§ What to produce
From the records below, copy the lines that include "Winekan".

Data records

* * * * * * *

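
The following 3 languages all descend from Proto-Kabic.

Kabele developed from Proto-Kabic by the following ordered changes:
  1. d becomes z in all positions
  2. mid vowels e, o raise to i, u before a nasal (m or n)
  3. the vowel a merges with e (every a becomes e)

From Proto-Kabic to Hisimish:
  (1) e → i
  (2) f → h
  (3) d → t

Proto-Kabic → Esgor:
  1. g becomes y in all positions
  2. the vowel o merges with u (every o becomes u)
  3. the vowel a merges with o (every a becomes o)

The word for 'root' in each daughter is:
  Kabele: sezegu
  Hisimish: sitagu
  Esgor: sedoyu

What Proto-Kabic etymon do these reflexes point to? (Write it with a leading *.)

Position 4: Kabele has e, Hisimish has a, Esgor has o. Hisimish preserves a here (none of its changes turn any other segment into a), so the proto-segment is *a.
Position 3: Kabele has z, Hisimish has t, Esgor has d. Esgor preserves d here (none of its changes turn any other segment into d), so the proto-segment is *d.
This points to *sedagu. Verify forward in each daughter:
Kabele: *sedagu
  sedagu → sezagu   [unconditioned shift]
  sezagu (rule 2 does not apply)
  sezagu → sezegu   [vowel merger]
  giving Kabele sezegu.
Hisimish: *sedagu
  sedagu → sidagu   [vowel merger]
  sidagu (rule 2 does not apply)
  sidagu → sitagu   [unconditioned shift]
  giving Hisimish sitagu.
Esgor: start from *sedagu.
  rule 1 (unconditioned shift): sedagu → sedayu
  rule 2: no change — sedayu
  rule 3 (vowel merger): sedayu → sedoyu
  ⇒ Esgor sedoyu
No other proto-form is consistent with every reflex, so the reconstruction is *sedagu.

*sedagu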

* * * * * * *

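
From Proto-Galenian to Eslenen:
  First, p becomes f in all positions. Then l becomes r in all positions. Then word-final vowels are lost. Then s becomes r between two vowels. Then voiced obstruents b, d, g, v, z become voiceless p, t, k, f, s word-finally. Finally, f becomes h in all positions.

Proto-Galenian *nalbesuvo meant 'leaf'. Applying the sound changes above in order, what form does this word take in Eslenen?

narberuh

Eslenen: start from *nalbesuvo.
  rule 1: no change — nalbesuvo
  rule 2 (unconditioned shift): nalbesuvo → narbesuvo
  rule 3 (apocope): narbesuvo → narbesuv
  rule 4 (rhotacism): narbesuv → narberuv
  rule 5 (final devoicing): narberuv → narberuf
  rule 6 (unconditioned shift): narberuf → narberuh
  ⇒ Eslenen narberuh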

* * * * * * *

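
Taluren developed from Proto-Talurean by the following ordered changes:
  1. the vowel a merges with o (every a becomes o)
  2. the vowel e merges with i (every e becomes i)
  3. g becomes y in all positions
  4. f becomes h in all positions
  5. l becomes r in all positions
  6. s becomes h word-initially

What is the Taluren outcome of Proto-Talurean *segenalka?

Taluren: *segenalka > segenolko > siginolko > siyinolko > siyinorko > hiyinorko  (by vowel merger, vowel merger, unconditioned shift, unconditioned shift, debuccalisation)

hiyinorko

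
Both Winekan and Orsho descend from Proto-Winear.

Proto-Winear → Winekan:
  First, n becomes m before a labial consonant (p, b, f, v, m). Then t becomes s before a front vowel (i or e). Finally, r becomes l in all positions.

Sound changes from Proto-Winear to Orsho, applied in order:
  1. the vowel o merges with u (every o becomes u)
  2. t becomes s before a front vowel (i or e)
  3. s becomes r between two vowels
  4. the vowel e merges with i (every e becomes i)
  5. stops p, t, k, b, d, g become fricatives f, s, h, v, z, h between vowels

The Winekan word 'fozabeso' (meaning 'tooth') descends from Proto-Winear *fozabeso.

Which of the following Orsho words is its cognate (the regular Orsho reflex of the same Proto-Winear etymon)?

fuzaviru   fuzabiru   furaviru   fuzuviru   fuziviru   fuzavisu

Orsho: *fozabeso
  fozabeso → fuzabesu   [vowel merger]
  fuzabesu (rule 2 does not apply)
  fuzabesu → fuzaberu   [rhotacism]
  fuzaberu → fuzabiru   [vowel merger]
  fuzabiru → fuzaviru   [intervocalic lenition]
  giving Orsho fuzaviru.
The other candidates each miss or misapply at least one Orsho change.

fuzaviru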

* * * * * * *

§ Answer section
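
Both Winekan and Orsho descend from Proto-Winear.
Proto-Winear → Winekan:
The Winekan word 'fozabeso' (meaning 'tooth') descends from Proto-Winear *fozabeso.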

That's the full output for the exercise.